(Stored items)
········
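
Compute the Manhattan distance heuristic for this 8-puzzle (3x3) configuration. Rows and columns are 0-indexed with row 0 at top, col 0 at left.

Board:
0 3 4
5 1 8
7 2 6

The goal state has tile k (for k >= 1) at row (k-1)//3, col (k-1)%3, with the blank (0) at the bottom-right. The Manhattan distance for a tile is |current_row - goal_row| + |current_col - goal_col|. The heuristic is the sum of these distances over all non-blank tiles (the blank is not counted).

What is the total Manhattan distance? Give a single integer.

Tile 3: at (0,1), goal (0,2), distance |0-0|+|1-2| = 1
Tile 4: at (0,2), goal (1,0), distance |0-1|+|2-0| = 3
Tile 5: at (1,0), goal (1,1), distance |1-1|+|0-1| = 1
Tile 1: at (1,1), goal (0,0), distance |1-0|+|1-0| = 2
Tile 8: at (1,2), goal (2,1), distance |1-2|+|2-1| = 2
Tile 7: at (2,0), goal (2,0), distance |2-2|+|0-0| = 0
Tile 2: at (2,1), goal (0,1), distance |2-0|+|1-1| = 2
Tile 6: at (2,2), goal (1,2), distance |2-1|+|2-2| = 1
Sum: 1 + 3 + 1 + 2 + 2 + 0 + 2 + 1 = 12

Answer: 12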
········
> _REQUIREMENT_
Output every entry shown above, exactly.

> _EXPECTED ANSWER_
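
Compute the Manhattan distance heuristic for this 8-puzzle (3x3) configuration. Rows and columns are 0-indexed with row 0 at top, col 0 at left.

Board:
0 3 4
5 1 8
7 2 6

The goal state has tile k (for k >= 1) at row (k-1)//3, col (k-1)%3, with the blank (0) at the bottom-right. The Manhattan distance for a tile is |current_row - goal_row| + |current_col - goal_col|. The heuristic is the sum of these distances over all non-blank tiles (the blank is not counted).

What is the total Manhattan distance? Give a single integer.

Tile 3: at (0,1), goal (0,2), distance |0-0|+|1-2| = 1
Tile 4: at (0,2), goal (1,0), distance |0-1|+|2-0| = 3
Tile 5: at (1,0), goal (1,1), distance |1-1|+|0-1| = 1
Tile 1: at (1,1), goal (0,0), distance |1-0|+|1-0| = 2
Tile 8: at (1,2), goal (2,1), distance |1-2|+|2-1| = 2
Tile 7: at (2,0), goal (2,0), distance |2-2|+|0-0| = 0
Tile 2: at (2,1), goal (0,1), distance |2-0|+|1-1| = 2
Tile 6: at (2,2), goal (1,2), distance |2-1|+|2-2| = 1
Sum: 1 + 3 + 1 + 2 + 2 + 0 + 2 + 1 = 12

Answer: 12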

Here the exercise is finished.